> **What the task requires**:
Only the lines of the data below from the one with "1)↦0, (4, 2)↦2" through the one with "s: (0,)↦2, (1,)↦0, (2,)↦3, (3,)↦2, (4,)↦4" are wanted. Repeat them exactly.

===== Dataset extract

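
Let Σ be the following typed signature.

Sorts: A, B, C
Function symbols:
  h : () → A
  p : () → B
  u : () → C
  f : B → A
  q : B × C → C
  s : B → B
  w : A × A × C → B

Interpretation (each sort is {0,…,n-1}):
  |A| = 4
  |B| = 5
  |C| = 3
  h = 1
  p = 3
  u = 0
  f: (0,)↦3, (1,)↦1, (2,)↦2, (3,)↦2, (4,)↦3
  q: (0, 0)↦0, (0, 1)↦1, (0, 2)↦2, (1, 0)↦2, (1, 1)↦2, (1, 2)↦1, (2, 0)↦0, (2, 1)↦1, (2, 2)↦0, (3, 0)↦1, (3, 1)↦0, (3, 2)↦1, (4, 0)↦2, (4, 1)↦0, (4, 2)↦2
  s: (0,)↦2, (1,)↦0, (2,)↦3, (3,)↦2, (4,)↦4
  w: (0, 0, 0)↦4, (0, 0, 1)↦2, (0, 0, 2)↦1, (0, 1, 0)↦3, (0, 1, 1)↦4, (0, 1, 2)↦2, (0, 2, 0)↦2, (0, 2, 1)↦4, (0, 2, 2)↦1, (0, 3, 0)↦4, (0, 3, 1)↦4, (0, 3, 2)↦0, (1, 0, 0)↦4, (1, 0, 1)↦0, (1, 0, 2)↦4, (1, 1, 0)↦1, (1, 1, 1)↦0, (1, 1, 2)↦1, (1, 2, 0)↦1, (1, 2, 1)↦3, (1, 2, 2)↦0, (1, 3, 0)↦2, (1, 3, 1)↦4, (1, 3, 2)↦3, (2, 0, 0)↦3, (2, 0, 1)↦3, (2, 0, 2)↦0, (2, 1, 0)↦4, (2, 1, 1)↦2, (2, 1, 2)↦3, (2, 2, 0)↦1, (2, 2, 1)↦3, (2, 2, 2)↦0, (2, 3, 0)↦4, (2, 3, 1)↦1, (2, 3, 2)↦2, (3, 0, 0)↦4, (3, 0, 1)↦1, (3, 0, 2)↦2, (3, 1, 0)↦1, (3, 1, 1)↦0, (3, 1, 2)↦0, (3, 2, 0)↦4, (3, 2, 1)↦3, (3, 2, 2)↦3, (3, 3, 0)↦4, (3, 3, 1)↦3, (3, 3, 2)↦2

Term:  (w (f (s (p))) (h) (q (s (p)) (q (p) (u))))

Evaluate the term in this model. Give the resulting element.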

==========

> **Response box**:
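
  q: (0, 0)↦0, (0, 1)↦1, (0, 2)↦2, (1, 0)↦2, (1, 1)↦2, (1, 2)↦1, (2, 0)↦0, (2, 1)↦1, (2, 2)↦0, (3, 0)↦1, (3, 1)↦0, (3, 2)↦1, (4, 0)↦2, (4, 1)↦0, (4, 2)↦2
  s: (0,)↦2, (1,)↦0, (2,)↦3, (3,)↦2, (4,)↦4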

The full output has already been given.